__Exercise details__
The data below holds the lines to copy: everything from the line containing "(s2, _) |- (s1, _, L)" to the line containing "symbol (position 0).", both ends included, set down exactly.

··· Input data

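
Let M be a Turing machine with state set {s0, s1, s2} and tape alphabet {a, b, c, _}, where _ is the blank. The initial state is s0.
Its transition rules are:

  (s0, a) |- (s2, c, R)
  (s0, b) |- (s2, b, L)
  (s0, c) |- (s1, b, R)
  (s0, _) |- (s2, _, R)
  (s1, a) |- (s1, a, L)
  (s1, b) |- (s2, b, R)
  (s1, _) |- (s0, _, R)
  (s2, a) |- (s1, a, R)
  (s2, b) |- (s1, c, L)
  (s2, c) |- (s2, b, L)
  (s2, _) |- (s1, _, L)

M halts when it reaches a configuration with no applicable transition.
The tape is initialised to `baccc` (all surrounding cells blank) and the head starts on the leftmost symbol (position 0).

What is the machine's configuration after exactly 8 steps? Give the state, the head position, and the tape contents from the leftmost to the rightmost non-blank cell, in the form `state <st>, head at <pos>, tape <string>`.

state s1, head at 0, tape baccc

state=s0 head=0 tape=__[b]accc   (s0,b)→(s2,b,L)
state=s2 head=-1 tape=_[_]baccc   (s2,_)→(s1,_,L)
state=s1 head=-2 tape=[_]_baccc   (s1,_)→(s0,_,R)
state=s0 head=-1 tape=_[_]baccc   (s0,_)→(s2,_,R)
state=s2 head=0 tape=__[b]accc   (s2,b)→(s1,c,L)
state=s1 head=-1 tape=_[_]caccc   (s1,_)→(s0,_,R)
state=s0 head=0 tape=__[c]accc   (s0,c)→(s1,b,R)
state=s1 head=1 tape=__b[a]ccc   (s1,a)→(s1,a,L)
state=s1 head=0 tape=__[b]accc
After 8 steps: state s1, head at 0, tape baccc.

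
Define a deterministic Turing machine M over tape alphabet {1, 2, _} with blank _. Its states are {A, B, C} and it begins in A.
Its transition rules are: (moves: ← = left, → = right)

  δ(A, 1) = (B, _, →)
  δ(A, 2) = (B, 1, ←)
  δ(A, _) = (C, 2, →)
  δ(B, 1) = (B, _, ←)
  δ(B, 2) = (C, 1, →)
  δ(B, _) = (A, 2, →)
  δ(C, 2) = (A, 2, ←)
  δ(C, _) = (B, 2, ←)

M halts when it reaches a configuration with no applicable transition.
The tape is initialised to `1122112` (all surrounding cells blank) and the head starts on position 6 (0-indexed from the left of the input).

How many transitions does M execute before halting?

25

state=A head=6 tape=_112211[2]   (A,2)→(B,1,←)
state=B head=5 tape=_11221[1]1   (B,1)→(B,_,←)
state=B head=4 tape=_1122[1]_1   (B,1)→(B,_,←)
state=B head=3 tape=_112[2]__1   (B,2)→(C,1,→)
state=C head=4 tape=_1121[_]_1   (C,_)→(B,2,←)
state=B head=3 tape=_112[1]2_1   (B,1)→(B,_,←)
state=B head=2 tape=_11[2]_2_1   (B,2)→(C,1,→)
state=C head=3 tape=_111[_]2_1   (C,_)→(B,2,←)
state=B head=2 tape=_11[1]22_1   (B,1)→(B,_,←)
state=B head=1 tape=_1[1]_22_1   (B,1)→(B,_,←)
state=B head=0 tape=_[1]__22_1   (B,1)→(B,_,←)
state=B head=-1 tape=[_]___22_1   (B,_)→(A,2,→)
state=A head=0 tape=2[_]__22_1   (A,_)→(C,2,→)
state=C head=1 tape=22[_]_22_1   (C,_)→(B,2,←)
state=B head=0 tape=2[2]2_22_1   (B,2)→(C,1,→)
state=C head=1 tape=21[2]_22_1   (C,2)→(A,2,←)
state=A head=0 tape=2[1]2_22_1   (A,1)→(B,_,→)
state=B head=1 tape=2_[2]_22_1   (B,2)→(C,1,→)
state=C head=2 tape=2_1[_]22_1   (C,_)→(B,2,←)
state=B head=1 tape=2_[1]222_1   (B,1)→(B,_,←)
state=B head=0 tape=2[_]_222_1   (B,_)→(A,2,→)
state=A head=1 tape=22[_]222_1   (A,_)→(C,2,→)
state=C head=2 tape=222[2]22_1   (C,2)→(A,2,←)
state=A head=1 tape=22[2]222_1   (A,2)→(B,1,←)
state=B head=0 tape=2[2]1222_1   (B,2)→(C,1,→)
state=C head=1 tape=21[1]222_1
M halts after 25 transitions.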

······

__Task result__
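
  (s2, _) |- (s1, _, L)

M halts when it reaches a configuration with no applicable transition.
The tape is initialised to `baccc` (all surrounding cells blank) and the head starts on the leftmost symbol (position 0).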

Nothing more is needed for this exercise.